## [Your instructions]
Lines from the one containing "A system has transfer function L(s) = 23" through the final line of the records are the only ones to copy, and each must match exactly.

## [Task input]
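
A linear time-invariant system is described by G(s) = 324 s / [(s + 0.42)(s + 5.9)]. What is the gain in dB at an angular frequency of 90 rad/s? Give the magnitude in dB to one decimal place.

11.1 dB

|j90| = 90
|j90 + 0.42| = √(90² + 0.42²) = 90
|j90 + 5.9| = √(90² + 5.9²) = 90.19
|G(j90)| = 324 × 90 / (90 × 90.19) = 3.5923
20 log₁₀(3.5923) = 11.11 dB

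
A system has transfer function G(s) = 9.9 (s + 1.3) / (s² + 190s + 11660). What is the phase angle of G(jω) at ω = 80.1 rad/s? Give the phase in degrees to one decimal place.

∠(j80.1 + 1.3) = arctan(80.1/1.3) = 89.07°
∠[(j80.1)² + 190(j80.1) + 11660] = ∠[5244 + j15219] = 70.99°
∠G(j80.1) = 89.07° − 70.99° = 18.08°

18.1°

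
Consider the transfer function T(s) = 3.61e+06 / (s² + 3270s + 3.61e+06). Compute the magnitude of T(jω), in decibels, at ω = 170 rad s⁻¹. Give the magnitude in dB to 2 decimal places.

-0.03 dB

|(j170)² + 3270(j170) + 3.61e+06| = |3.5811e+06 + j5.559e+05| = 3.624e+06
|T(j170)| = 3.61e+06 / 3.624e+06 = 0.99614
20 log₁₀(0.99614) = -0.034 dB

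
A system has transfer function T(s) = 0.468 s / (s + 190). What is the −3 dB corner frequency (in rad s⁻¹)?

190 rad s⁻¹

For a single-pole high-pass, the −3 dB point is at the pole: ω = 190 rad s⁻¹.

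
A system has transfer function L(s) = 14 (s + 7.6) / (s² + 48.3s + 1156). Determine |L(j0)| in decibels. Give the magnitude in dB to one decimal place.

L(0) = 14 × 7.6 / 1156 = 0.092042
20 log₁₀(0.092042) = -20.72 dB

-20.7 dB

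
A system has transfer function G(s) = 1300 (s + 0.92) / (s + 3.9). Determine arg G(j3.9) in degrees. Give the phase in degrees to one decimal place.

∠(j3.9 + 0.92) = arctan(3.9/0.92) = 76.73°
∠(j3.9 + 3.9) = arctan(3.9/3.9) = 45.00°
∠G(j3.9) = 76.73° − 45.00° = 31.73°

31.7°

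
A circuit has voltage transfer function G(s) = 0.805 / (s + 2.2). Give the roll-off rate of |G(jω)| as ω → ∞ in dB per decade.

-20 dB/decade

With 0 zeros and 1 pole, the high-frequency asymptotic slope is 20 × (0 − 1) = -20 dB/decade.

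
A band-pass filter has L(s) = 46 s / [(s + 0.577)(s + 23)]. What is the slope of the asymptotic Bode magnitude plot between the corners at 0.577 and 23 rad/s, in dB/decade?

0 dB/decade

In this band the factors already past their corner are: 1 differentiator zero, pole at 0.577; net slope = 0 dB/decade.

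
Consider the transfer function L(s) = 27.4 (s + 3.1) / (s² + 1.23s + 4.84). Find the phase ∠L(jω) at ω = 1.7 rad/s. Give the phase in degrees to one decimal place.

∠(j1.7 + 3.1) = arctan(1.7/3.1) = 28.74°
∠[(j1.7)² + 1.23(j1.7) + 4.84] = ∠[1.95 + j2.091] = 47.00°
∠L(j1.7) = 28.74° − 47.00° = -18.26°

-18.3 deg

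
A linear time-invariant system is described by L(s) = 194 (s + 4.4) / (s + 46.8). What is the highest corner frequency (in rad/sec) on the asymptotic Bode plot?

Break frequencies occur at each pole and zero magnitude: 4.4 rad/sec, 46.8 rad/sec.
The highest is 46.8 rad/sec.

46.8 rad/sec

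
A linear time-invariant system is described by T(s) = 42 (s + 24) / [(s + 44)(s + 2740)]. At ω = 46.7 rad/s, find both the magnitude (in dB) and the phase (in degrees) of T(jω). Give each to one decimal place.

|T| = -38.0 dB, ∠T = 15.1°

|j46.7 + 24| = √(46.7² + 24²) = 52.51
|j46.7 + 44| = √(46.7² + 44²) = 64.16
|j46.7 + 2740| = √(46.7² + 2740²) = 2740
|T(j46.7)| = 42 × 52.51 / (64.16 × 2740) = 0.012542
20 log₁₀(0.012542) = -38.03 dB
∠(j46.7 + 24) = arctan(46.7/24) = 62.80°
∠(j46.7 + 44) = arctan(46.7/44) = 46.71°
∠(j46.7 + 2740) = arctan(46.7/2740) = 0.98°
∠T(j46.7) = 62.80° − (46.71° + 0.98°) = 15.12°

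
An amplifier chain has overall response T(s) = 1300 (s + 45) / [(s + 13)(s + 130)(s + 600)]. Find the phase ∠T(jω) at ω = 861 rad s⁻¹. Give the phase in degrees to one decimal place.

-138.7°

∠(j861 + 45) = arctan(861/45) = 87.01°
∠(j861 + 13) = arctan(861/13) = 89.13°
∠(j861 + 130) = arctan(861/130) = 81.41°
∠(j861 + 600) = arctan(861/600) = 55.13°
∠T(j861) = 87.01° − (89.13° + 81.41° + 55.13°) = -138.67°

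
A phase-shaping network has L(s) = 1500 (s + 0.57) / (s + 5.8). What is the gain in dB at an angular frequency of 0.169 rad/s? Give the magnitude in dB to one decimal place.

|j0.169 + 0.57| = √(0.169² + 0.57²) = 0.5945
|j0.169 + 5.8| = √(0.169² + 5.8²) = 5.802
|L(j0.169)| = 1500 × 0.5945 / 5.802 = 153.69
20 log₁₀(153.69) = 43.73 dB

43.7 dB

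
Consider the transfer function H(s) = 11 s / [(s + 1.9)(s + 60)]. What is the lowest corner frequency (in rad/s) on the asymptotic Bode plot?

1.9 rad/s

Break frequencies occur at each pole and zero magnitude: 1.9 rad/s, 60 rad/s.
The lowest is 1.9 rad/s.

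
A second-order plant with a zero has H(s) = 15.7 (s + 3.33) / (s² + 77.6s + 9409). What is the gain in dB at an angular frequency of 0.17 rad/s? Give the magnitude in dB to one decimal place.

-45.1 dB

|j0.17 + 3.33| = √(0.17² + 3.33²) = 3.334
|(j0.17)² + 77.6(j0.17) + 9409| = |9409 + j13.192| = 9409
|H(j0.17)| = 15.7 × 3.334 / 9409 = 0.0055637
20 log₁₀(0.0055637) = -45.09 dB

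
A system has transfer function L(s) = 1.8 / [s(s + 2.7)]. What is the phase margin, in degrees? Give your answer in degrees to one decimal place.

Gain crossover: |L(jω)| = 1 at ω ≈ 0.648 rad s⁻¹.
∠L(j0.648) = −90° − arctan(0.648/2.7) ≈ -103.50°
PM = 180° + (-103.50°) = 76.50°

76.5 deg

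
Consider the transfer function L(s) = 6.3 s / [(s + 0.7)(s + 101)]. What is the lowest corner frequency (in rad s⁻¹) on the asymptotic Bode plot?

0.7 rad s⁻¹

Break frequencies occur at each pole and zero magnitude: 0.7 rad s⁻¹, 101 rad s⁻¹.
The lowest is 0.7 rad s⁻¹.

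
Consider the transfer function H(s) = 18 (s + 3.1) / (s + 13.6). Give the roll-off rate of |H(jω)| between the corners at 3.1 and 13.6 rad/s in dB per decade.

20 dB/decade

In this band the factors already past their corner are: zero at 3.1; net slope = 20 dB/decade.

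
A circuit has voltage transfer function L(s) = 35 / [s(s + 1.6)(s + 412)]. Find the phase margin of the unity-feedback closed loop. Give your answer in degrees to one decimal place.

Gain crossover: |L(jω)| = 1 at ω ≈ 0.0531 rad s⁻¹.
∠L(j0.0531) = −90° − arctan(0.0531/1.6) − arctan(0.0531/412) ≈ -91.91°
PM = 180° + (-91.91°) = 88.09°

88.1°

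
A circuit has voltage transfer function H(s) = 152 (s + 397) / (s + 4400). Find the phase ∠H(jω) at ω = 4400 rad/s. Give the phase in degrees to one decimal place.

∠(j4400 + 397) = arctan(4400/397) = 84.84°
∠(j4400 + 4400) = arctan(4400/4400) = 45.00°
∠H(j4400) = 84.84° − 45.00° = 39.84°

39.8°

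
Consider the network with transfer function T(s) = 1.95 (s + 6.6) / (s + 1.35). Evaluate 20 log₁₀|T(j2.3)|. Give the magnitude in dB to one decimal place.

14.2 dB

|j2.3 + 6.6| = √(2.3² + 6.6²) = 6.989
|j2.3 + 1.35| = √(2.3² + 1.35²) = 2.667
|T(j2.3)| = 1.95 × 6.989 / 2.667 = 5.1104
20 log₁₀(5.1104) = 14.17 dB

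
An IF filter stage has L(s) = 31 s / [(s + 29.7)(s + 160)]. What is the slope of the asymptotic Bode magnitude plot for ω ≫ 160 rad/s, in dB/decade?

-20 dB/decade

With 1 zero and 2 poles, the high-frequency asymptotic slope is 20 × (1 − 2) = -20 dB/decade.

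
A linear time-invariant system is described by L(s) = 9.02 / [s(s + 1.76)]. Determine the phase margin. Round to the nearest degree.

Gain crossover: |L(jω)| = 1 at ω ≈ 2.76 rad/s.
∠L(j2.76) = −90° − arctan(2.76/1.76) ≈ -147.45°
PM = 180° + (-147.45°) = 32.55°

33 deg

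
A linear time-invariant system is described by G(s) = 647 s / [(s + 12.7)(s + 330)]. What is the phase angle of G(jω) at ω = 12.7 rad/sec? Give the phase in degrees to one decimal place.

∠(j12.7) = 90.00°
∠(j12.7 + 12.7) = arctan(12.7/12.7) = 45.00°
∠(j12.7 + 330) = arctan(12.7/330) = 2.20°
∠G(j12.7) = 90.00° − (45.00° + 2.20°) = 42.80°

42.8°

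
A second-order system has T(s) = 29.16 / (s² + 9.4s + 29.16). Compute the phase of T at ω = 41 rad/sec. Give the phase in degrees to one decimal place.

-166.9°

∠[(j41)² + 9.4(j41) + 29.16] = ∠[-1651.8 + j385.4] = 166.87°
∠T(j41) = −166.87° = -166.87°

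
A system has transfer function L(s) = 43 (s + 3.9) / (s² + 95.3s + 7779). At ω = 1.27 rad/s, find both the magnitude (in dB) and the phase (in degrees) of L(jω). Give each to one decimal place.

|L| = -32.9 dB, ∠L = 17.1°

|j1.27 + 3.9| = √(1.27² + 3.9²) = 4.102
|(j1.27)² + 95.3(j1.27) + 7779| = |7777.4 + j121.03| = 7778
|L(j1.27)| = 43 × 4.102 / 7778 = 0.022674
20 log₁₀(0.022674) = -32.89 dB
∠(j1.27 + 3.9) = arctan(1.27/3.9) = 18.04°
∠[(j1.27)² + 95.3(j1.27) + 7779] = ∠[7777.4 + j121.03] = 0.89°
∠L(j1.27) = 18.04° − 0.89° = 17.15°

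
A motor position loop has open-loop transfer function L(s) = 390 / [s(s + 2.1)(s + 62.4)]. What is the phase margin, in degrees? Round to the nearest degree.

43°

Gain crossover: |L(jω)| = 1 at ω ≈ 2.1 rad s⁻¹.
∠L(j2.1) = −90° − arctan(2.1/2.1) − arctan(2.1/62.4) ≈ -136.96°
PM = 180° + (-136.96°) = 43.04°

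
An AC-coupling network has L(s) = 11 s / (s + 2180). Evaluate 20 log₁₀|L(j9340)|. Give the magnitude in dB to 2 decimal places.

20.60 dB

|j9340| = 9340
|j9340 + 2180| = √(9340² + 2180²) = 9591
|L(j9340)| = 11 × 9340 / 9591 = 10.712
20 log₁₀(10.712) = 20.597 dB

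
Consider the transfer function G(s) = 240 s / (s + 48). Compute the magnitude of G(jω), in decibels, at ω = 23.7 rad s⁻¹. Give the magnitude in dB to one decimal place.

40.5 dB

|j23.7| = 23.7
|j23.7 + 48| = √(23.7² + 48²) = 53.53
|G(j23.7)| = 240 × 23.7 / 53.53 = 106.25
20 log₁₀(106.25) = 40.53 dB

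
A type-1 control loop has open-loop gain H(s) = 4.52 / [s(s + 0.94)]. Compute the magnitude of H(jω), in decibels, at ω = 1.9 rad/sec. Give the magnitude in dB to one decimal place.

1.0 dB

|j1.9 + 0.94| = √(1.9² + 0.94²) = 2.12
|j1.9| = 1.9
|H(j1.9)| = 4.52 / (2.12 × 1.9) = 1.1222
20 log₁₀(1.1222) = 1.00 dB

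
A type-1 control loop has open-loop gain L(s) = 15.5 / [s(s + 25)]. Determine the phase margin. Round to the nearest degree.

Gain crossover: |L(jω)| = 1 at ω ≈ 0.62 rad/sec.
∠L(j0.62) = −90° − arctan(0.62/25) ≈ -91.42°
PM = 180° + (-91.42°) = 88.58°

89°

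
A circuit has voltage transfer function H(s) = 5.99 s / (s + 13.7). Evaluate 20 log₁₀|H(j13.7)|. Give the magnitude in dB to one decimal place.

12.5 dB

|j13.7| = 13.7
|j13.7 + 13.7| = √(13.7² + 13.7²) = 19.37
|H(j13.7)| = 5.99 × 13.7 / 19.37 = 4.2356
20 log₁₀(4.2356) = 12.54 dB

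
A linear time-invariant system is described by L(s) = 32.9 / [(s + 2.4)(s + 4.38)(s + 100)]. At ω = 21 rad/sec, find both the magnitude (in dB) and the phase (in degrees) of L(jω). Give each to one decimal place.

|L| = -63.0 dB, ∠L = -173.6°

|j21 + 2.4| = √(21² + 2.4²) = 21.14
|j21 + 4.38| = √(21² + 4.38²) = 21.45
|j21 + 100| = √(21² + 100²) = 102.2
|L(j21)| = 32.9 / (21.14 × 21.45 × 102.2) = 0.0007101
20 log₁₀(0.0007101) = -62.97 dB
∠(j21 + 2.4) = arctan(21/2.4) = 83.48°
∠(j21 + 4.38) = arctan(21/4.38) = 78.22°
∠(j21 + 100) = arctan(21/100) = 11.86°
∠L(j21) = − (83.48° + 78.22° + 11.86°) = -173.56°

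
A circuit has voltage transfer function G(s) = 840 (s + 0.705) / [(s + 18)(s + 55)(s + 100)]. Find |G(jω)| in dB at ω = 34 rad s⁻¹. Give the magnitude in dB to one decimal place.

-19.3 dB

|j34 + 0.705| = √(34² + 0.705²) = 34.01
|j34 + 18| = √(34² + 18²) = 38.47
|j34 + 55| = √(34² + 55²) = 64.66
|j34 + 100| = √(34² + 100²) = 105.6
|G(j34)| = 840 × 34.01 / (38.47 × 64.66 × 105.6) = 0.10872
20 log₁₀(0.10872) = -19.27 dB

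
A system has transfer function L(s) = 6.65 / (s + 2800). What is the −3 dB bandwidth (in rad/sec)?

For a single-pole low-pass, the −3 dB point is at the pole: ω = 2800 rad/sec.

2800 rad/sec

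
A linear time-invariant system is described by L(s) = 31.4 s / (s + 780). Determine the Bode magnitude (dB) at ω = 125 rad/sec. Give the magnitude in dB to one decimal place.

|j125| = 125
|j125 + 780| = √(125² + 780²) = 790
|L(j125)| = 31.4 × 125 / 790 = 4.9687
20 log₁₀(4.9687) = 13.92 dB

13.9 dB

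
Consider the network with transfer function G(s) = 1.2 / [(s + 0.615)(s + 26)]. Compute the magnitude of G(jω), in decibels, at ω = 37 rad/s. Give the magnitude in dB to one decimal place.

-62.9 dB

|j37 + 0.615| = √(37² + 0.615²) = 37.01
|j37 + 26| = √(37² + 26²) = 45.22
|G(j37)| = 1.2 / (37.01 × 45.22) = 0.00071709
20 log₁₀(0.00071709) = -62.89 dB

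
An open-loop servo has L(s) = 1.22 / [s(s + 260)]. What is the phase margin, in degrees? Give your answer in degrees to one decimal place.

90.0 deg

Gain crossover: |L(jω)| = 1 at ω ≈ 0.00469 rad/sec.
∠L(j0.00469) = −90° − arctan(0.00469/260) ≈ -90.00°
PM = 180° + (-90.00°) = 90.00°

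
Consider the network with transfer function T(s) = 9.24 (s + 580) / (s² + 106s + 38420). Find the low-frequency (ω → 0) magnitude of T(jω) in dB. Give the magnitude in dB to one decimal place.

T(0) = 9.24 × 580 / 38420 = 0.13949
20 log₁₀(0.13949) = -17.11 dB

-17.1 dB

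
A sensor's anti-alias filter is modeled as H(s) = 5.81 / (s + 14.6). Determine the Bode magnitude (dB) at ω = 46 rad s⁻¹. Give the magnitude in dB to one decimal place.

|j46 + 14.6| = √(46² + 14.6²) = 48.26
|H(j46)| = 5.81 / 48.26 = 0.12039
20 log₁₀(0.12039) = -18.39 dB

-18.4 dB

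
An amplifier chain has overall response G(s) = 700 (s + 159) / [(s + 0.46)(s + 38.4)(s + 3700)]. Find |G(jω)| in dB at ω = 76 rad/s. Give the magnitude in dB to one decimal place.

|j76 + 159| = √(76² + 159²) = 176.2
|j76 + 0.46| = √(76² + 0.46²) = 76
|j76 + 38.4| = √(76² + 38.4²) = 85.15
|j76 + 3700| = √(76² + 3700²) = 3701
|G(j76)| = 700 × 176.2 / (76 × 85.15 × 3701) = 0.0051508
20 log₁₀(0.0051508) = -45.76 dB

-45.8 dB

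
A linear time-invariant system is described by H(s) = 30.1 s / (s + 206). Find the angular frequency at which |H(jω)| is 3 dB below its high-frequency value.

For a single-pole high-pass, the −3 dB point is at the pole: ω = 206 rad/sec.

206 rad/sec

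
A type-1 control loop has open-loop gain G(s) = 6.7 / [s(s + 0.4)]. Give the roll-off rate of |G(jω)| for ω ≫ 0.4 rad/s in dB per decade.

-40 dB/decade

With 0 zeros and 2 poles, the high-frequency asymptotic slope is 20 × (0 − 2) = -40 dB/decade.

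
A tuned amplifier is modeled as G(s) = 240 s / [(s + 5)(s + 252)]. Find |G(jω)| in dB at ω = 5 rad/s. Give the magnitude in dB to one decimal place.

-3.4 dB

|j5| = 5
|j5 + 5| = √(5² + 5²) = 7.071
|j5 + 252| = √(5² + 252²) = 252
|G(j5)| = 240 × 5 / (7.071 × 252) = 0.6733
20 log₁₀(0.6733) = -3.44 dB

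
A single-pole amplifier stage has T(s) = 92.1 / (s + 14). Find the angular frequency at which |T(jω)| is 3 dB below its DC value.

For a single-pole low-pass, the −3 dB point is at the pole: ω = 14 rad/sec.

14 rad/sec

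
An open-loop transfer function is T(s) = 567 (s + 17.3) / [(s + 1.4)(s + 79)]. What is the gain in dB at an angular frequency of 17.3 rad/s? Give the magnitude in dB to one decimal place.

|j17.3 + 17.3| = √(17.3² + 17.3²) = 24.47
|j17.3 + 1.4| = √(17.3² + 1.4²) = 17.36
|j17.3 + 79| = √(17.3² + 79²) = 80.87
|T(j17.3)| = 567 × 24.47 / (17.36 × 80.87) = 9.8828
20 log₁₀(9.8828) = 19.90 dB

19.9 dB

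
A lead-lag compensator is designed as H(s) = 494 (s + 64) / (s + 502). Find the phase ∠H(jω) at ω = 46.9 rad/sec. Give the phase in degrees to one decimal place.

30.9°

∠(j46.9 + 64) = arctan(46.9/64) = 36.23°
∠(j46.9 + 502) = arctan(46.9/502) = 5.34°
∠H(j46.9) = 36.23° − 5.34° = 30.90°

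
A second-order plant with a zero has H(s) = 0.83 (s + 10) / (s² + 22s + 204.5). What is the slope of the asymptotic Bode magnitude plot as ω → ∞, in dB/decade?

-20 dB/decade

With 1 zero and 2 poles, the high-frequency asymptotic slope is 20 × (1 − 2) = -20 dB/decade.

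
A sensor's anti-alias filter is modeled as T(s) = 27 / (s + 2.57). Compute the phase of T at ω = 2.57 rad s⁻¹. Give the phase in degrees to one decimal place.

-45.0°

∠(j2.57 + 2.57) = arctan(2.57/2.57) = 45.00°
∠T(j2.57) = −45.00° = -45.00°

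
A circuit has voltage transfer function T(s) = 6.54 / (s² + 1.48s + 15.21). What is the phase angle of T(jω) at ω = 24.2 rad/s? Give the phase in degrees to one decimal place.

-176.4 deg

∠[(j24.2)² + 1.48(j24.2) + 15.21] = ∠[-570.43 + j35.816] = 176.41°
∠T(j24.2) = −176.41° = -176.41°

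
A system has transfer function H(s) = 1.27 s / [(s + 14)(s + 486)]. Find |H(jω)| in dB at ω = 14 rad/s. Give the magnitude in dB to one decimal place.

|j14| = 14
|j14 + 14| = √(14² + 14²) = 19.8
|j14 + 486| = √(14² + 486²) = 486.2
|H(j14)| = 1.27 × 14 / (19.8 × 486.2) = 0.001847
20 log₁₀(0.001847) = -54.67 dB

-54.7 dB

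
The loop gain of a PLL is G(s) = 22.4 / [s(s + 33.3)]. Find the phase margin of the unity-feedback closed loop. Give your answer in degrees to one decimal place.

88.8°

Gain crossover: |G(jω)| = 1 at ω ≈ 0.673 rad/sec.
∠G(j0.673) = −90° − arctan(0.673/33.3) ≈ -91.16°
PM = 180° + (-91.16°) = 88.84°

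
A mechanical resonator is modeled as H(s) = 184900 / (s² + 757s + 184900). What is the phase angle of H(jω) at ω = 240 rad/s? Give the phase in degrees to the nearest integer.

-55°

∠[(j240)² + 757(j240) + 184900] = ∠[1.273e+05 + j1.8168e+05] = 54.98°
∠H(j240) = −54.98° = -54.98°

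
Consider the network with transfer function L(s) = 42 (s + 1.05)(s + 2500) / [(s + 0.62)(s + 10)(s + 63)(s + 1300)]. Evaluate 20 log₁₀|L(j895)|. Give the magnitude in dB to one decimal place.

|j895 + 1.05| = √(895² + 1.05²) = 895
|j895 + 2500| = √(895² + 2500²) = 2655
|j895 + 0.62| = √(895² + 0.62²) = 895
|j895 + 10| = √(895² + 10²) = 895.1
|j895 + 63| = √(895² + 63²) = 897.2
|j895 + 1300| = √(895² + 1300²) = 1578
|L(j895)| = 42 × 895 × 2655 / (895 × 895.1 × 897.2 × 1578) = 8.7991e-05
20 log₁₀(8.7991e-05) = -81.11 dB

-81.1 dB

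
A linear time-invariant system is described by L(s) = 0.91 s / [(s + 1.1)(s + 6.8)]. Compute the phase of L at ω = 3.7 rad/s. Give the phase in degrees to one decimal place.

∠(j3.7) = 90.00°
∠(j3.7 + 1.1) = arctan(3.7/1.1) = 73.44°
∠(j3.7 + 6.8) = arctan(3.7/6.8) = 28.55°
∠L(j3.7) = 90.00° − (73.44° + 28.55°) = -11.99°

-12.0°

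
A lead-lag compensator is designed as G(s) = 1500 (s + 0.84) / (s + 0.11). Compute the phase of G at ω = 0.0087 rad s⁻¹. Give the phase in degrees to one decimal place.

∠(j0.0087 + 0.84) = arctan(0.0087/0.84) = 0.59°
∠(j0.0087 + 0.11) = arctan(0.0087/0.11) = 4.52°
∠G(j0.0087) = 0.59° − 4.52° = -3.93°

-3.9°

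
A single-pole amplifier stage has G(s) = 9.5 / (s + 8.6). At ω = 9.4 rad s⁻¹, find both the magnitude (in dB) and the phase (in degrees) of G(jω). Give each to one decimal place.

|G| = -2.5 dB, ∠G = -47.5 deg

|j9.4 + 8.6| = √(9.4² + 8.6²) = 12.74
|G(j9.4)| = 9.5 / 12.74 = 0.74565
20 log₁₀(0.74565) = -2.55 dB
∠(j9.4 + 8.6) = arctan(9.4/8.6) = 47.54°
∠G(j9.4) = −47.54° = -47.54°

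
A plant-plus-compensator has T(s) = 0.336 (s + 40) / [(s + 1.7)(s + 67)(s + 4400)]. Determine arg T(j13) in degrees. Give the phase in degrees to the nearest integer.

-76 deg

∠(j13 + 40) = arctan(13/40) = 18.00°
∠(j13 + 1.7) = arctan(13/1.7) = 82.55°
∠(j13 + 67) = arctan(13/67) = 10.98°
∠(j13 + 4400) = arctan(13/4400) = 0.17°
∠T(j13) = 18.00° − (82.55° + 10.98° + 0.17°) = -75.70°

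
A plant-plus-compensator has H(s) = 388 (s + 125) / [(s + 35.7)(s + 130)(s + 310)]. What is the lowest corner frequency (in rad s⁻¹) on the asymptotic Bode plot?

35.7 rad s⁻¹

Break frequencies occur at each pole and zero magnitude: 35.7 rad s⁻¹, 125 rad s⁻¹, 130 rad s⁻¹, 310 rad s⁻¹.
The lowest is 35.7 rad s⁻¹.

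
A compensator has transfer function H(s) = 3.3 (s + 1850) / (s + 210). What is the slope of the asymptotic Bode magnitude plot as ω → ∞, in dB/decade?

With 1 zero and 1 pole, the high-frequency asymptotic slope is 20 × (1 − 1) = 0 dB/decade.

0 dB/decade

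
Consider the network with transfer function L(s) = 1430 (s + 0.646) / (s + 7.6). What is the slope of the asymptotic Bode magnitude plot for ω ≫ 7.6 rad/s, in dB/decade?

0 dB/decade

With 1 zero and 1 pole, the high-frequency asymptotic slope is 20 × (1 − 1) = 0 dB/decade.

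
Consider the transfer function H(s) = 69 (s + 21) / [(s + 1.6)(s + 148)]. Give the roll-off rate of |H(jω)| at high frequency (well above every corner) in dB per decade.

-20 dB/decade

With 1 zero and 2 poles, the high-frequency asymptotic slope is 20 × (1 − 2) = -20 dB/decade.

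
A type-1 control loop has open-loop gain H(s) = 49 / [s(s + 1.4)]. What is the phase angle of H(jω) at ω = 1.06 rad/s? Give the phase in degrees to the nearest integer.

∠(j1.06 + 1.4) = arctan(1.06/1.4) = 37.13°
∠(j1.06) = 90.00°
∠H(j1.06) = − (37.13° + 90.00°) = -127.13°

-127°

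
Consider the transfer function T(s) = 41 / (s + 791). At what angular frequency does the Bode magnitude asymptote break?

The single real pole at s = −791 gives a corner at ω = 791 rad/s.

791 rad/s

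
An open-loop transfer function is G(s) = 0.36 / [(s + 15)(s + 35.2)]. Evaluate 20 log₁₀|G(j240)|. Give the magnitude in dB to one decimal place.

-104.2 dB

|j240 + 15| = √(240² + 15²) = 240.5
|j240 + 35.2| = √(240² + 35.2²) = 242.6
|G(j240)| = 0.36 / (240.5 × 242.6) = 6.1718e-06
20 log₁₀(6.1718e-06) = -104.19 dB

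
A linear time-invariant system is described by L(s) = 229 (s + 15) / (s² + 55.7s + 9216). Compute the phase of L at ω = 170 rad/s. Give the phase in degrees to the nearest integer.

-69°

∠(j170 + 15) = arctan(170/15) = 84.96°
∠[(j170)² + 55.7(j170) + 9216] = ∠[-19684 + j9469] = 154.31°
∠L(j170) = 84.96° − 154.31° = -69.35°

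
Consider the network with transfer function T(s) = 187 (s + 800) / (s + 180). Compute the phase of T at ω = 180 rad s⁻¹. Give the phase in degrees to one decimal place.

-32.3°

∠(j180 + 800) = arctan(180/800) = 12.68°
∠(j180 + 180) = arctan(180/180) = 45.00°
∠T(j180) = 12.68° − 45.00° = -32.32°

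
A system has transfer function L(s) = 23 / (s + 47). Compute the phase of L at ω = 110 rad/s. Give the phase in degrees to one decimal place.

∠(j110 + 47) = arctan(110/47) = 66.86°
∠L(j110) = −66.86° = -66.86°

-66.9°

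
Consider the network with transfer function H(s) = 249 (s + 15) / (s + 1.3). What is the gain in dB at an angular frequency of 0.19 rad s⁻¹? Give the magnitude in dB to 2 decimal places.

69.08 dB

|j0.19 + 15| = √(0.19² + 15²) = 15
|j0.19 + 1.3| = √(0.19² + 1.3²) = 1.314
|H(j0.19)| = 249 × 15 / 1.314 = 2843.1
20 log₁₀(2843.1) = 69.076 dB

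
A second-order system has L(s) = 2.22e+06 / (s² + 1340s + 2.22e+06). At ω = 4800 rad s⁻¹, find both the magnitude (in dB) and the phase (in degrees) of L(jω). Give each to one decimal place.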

## [Finished task]
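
A system has transfer function L(s) = 23 / (s + 47). Compute the phase of L at ω = 110 rad/s. Give the phase in degrees to one decimal place.

∠(j110 + 47) = arctan(110/47) = 66.86°
∠L(j110) = −66.86° = -66.86°

-66.9°

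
Consider the network with transfer function H(s) = 249 (s + 15) / (s + 1.3). What is the gain in dB at an angular frequency of 0.19 rad s⁻¹? Give the magnitude in dB to 2 decimal places.

69.08 dB

|j0.19 + 15| = √(0.19² + 15²) = 15
|j0.19 + 1.3| = √(0.19² + 1.3²) = 1.314
|H(j0.19)| = 249 × 15 / 1.314 = 2843.1
20 log₁₀(2843.1) = 69.076 dB

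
A second-order system has L(s) = 2.22e+06 / (s² + 1340s + 2.22e+06). At ω = 4800 rad s⁻¹, find both the magnitude (in dB) and the phase (in degrees) of L(jω). Give each to one decimal place.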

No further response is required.